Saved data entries
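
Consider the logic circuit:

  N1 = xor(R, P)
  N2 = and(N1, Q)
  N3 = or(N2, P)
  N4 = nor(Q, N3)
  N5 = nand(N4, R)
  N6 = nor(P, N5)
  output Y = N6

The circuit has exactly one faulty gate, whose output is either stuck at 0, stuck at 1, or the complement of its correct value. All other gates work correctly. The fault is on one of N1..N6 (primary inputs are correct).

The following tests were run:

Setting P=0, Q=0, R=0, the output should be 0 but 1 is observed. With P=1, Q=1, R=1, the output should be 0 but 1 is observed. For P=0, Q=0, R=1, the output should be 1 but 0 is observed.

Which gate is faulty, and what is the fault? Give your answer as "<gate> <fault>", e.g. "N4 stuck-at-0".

N6 inverted output

Fault-free values for test 1 (P=0, Q=0, R=0): N1=0, N2=0, N3=0, N4=1, N5=1, N6=0, giving Y=0. Observed 1.
Test 1: faults giving observed 1 are {N5 stuck-at-0, N5 inverted output, N6 stuck-at-1, N6 inverted output}.
Test 2 (P=1, Q=1, R=1): fault-free N1=0, N2=0, N3=1, N4=0, N5=1, N6=0 → 0; observed 1. Eliminates N5 stuck-at-0, N5 inverted output.
Test 3 (P=0, Q=0, R=1): fault-free N1=1, N2=0, N3=0, N4=1, N5=0, N6=1 → 1; observed 0. Eliminates N6 stuck-at-1.
Only N6 inverted output is consistent with every test.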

● TRY IT: Return each entry without altering a single word.

● PROBLEM SOLUTION:
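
Consider the logic circuit:

  N1 = xor(R, P)
  N2 = and(N1, Q)
  N3 = or(N2, P)
  N4 = nor(Q, N3)
  N5 = nand(N4, R)
  N6 = nor(P, N5)
  output Y = N6

The circuit has exactly one faulty gate, whose output is either stuck at 0, stuck at 1, or the complement of its correct value. All other gates work correctly. The fault is on one of N1..N6 (primary inputs are correct).

The following tests were run:

Setting P=0, Q=0, R=0, the output should be 0 but 1 is observed. With P=1, Q=1, R=1, the output should be 0 but 1 is observed. For P=0, Q=0, R=1, the output should be 1 but 0 is observed.

Which gate is faulty, and what is the fault? Give your answer as "<gate> <fault>", e.g. "N4 stuck-at-0".

N6 inverted output

Fault-free values for test 1 (P=0, Q=0, R=0): N1=0, N2=0, N3=0, N4=1, N5=1, N6=0, giving Y=0. Observed 1.
Test 1: faults giving observed 1 are {N5 stuck-at-0, N5 inverted output, N6 stuck-at-1, N6 inverted output}.
Test 2 (P=1, Q=1, R=1): fault-free N1=0, N2=0, N3=1, N4=0, N5=1, N6=0 → 0; observed 1. Eliminates N5 stuck-at-0, N5 inverted output.
Test 3 (P=0, Q=0, R=1): fault-free N1=1, N2=0, N3=0, N4=1, N5=0, N6=1 → 1; observed 0. Eliminates N6 stuck-at-1.
Only N6 inverted output is consistent with every test.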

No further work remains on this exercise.